- Task details
After finding the line with "A colleague captured" in the entries below, retype exactly each line from there through the line with "Below is a record", including that final line.

Stored data:
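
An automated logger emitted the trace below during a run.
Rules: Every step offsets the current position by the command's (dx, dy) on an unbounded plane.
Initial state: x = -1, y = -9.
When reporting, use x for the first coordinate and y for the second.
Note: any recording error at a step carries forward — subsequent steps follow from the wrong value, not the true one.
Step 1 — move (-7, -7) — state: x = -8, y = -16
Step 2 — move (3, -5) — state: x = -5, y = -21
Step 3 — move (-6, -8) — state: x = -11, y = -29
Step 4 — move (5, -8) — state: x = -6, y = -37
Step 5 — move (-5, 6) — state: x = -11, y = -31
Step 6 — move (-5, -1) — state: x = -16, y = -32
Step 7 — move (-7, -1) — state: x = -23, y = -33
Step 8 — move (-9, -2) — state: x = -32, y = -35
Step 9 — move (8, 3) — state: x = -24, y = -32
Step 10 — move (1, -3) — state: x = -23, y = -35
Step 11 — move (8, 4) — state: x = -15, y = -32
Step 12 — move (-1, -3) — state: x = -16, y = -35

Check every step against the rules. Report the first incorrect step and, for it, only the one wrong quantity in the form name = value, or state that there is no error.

Step 1: x = -1 + (-7) = -8, y = -9 + (-7) = -16 — same as recorded.
Step 2: x = -8 + (3) = -5, y = -16 + (-5) = -21 — in agreement.
Step 3: x = -5 + (-6) = -11, y = -21 + (-8) = -29 — verified.
Step 4: x = -11 + (5) = -6, y = -29 + (-8) = -37 — confirmed correct.
Step 5: x = -6 + (-5) = -11, y = -37 + (6) = -31 — no discrepancy.
Step 6: x = -11 + (-5) = -16, y = -31 + (-1) = -32 — in agreement.
Step 7: x = -16 + (-7) = -23, y = -32 + (-1) = -33 — verified.
Step 8: x = -23 + (-9) = -32, y = -33 + (-2) = -35 — consistent with the trace.
Step 9: x = -32 + (8) = -24, y = -35 + (3) = -32 — agrees with the trace.
Step 10: x = -24 + (1) = -23, y = -32 + (-3) = -35 — matches.
Step 11: x = -23 + (8) = -15, y = -35 + (4) = -31 — first mismatch against the trace.
The audit stops at step 11: the recorded entry is wrong and should be y = -31.

step 11, y = -31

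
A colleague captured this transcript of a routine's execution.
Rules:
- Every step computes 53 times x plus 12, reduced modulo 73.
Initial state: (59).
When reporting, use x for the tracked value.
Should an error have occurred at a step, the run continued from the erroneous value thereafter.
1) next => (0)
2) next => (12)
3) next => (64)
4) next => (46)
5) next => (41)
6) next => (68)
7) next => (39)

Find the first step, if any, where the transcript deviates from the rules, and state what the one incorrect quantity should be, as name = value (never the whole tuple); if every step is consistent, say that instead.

no error

Recomputing the run from the initial state:
step 1: x = 0
step 2: x = 12
step 3: x = 64
step 4: x = 46
step 5: x = 41
step 6: x = 68
step 7: x = 39
This matches the transcript at every step.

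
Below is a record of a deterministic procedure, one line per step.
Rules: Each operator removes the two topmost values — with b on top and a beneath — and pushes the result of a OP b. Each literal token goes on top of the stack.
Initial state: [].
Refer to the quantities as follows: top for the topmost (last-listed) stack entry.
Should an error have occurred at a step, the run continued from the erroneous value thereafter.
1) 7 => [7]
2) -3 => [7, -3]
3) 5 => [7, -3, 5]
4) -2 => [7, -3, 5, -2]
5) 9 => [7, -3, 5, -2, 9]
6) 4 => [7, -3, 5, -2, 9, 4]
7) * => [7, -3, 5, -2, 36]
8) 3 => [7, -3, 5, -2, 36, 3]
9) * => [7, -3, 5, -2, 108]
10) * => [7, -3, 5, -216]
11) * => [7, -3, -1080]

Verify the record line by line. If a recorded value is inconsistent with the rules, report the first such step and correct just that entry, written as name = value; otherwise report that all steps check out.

no error

Recomputing the run from the initial state:
step 1: [7]
step 2: [7, -3]
step 3: [7, -3, 5]
step 4: [7, -3, 5, -2]
step 5: [7, -3, 5, -2, 9]
step 6: [7, -3, 5, -2, 9, 4]
step 7: [7, -3, 5, -2, 36]
step 8: [7, -3, 5, -2, 36, 3]
step 9: [7, -3, 5, -2, 108]
step 10: [7, -3, 5, -216]
step 11: [7, -3, -1080]
This matches the record at every step.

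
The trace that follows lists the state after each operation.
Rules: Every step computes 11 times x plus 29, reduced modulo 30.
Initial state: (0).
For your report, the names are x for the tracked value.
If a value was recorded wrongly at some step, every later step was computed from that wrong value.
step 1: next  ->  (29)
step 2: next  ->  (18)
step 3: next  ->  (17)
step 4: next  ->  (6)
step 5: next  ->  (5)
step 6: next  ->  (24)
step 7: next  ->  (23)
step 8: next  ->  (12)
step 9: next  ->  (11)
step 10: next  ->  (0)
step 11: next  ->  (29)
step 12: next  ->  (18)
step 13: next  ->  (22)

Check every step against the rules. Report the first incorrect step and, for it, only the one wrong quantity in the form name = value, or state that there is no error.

1. x = (11*0 + 29) mod 30 = 29 (same as recorded)
2. x = (11*29 + 29) mod 30 = 18 (agrees with the trace)
3. x = (11*18 + 29) mod 30 = 17 (confirmed correct)
4. x = (11*17 + 29) mod 30 = 6 (matches)
5. x = (11*6 + 29) mod 30 = 5 (same as recorded)
6. x = (11*5 + 29) mod 30 = 24 (verified)
7. x = (11*24 + 29) mod 30 = 23 (verified)
8. x = (11*23 + 29) mod 30 = 12 (exactly as logged)
9. x = (11*12 + 29) mod 30 = 11 (checks out)
10. x = (11*11 + 29) mod 30 = 0 (verified)
11. x = (11*0 + 29) mod 30 = 29 (agrees with the trace)
12. x = (11*29 + 29) mod 30 = 18 (no discrepancy)
13. x = (11*18 + 29) mod 30 = 17 (the recorded entry deviates here)
Step 13 is the first one off; corrected, x = 17.

step 13, x = 17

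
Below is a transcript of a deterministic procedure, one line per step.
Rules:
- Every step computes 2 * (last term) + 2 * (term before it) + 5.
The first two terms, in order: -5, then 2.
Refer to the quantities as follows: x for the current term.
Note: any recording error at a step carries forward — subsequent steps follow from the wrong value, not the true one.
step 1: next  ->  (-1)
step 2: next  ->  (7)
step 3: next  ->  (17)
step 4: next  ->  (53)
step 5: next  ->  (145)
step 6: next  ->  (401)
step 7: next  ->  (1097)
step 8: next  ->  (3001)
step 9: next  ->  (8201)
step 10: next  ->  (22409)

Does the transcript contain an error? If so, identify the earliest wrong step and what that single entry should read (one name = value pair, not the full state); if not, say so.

Step 1: x = 2*(2) + (2)*(-5) + (5) = -1 — exactly as logged.
Step 2: x = 2*(-1) + (2)*(2) + (5) = 7 — checks out.
Step 3: x = 2*(7) + (2)*(-1) + (5) = 17 — verified.
Step 4: x = 2*(17) + (2)*(7) + (5) = 53 — confirmed correct.
Step 5: x = 2*(53) + (2)*(17) + (5) = 145 — checks out.
Step 6: x = 2*(145) + (2)*(53) + (5) = 401 — verified.
Step 7: x = 2*(401) + (2)*(145) + (5) = 1097 — confirmed correct.
Step 8: x = 2*(1097) + (2)*(401) + (5) = 3001 — exactly as logged.
Step 9: x = 2*(3001) + (2)*(1097) + (5) = 8201 — checks out.
Step 10: x = 2*(8201) + (2)*(3001) + (5) = 22409 — confirmed correct.
No step deviates from the rules.

no error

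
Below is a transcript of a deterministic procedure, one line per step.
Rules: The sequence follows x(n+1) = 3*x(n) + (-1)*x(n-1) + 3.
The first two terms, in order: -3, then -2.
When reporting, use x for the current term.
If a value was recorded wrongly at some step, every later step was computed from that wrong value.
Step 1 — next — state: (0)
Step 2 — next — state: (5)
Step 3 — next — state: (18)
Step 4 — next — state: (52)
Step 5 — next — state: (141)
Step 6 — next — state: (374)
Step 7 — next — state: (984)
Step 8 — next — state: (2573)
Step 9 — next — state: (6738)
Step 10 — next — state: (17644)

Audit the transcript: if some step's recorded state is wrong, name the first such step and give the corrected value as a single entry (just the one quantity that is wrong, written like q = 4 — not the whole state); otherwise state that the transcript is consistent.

step 1: x = 3*(-2) + (-1)*(-3) + (3) = 0 -> agrees with the transcript
step 2: x = 3*(0) + (-1)*(-2) + (3) = 5 -> in agreement
step 3: x = 3*(5) + (-1)*(0) + (3) = 18 -> checks out
step 4: x = 3*(18) + (-1)*(5) + (3) = 52 -> same as recorded
step 5: x = 3*(52) + (-1)*(18) + (3) = 141 -> same as recorded
step 6: x = 3*(141) + (-1)*(52) + (3) = 374 -> agrees with the transcript
step 7: x = 3*(374) + (-1)*(141) + (3) = 984 -> no discrepancy
step 8: x = 3*(984) + (-1)*(374) + (3) = 2581 -> not what was recorded
The audit stops at step 8: the recorded entry is wrong and should be x = 2581.

step 8, x = 2581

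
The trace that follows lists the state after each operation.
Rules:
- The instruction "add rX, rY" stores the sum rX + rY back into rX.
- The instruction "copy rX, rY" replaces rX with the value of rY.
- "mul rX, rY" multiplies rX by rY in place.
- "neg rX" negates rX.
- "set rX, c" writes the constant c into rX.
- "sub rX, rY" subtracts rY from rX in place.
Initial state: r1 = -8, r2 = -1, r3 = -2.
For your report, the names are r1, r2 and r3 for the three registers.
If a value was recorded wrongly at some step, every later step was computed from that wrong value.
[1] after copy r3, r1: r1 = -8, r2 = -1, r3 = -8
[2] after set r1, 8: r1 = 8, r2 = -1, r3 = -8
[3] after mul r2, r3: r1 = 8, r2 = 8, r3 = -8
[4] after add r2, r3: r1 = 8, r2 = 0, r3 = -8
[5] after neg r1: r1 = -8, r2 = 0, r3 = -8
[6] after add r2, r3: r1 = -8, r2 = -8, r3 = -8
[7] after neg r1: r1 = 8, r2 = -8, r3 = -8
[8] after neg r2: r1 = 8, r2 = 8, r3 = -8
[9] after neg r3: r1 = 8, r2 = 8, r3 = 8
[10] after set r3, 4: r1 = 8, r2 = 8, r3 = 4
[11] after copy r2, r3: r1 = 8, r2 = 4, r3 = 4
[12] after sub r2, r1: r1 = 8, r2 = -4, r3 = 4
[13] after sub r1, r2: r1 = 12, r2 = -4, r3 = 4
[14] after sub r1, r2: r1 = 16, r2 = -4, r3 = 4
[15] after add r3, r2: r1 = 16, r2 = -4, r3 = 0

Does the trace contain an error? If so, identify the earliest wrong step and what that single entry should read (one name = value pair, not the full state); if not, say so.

step 1: r3 = -8 -> confirmed correct
step 2: r1 = 8 -> same as recorded
step 3: r2 = -1 * -8 = 8 -> matches
step 4: r2 = 8 + -8 = 0 -> confirmed correct
step 5: r1 = -(8) = -8 -> same as recorded
step 6: r2 = 0 + -8 = -8 -> consistent with the trace
step 7: r1 = -(-8) = 8 -> same as recorded
step 8: r2 = -(-8) = 8 -> same as recorded
step 9: r3 = -(-8) = 8 -> consistent with the trace
step 10: r3 = 4 -> matches
step 11: r2 = 4 -> in agreement
step 12: r2 = 4 - 8 = -4 -> checks out
step 13: r1 = 8 - -4 = 12 -> matches
step 14: r1 = 12 - -4 = 16 -> exactly as logged
step 15: r3 = 4 + -4 = 0 -> same as recorded
All entries verified; no error found.

no error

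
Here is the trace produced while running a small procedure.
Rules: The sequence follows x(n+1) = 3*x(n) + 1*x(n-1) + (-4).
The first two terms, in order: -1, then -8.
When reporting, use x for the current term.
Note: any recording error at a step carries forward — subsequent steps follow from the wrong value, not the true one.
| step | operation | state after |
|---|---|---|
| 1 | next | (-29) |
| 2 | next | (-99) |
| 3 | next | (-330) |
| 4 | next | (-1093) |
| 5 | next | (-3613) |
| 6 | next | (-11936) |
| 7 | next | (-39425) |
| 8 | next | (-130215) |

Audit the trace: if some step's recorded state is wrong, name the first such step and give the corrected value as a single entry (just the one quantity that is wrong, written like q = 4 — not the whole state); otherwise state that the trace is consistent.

Step 1: x = 3*(-8) + (1)*(-1) + (-4) = -29 — in agreement.
Step 2: x = 3*(-29) + (1)*(-8) + (-4) = -99 — consistent with the trace.
Step 3: x = 3*(-99) + (1)*(-29) + (-4) = -330 — checks out.
Step 4: x = 3*(-330) + (1)*(-99) + (-4) = -1093 — in agreement.
Step 5: x = 3*(-1093) + (1)*(-330) + (-4) = -3613 — same as recorded.
Step 6: x = 3*(-3613) + (1)*(-1093) + (-4) = -11936 — no discrepancy.
Step 7: x = 3*(-11936) + (1)*(-3613) + (-4) = -39425 — checks out.
Step 8: x = 3*(-39425) + (1)*(-11936) + (-4) = -130215 — matches.
Every step is consistent.

no error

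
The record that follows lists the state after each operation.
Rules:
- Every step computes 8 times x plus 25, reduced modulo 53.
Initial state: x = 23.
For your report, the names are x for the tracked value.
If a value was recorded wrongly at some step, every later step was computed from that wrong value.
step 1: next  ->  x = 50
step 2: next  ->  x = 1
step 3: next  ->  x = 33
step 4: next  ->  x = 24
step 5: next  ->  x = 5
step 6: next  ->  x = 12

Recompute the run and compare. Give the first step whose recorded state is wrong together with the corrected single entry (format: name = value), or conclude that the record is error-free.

Recomputing the run from the initial state:
step 1: x = 50
step 2: x = 1
step 3: x = 33
step 4: x = 24
step 5: x = 5
step 6: x = 12
This matches the record at every step.

no error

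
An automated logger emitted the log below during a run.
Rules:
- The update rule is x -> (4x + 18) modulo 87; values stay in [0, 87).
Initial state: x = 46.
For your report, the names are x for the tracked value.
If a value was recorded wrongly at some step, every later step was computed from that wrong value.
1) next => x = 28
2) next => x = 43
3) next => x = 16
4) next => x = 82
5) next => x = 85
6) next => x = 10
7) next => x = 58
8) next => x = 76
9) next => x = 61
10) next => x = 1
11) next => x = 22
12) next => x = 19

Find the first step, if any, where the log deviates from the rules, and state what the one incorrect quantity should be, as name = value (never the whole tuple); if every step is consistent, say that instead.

no error

Recomputing the run from the initial state:
step 1: x = 28
step 2: x = 43
step 3: x = 16
step 4: x = 82
step 5: x = 85
step 6: x = 10
step 7: x = 58
step 8: x = 76
step 9: x = 61
step 10: x = 1
step 11: x = 22
step 12: x = 19
This matches the log at every step.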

- Expected answer
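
A colleague captured this transcript of a routine's execution.
Rules:
- Every step computes 53 times x plus 12, reduced modulo 73.
Initial state: (59).
When reporting, use x for the tracked value.
Should an error have occurred at a step, the run continued from the erroneous value thereafter.
1) next => (0)
2) next => (12)
3) next => (64)
4) next => (46)
5) next => (41)
6) next => (68)
7) next => (39)

Find the first step, if any, where the transcript deviates from the rules, and state what the one incorrect quantity should be, as name = value (never the whole tuple); if every step is consistent, say that instead.

no error

Recomputing the run from the initial state:
step 1: x = 0
step 2: x = 12
step 3: x = 64
step 4: x = 46
step 5: x = 41
step 6: x = 68
step 7: x = 39
This matches the transcript at every step.

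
Below is a record of a deterministic procedure, one line per step.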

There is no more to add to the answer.